### Information provided

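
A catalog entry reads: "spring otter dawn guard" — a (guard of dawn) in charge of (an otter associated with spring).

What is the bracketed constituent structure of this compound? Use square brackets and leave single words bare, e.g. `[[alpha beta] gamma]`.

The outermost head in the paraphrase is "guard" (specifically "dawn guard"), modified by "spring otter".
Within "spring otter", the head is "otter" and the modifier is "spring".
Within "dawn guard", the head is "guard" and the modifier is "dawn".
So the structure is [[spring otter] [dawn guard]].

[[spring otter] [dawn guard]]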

######
### Information provided

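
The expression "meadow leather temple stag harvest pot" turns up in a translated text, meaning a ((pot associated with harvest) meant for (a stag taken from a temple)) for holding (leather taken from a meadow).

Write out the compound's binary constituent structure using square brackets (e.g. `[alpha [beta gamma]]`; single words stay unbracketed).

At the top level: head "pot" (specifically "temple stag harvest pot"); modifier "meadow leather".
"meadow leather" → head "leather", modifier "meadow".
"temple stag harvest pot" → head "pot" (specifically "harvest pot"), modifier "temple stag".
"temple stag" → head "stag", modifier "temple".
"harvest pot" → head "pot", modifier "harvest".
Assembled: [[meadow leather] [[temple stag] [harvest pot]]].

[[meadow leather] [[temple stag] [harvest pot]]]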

######

*Try it*. Report all lines above with "associated".

*Worked solution*.
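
A catalog entry reads: "spring otter dawn guard" — a (guard of dawn) in charge of (an otter associated with spring).
The expression "meadow leather temple stag harvest pot" turns up in a translated text, meaning a ((pot associated with harvest) meant for (a stag taken from a temple)) for holding (leather taken from a meadow).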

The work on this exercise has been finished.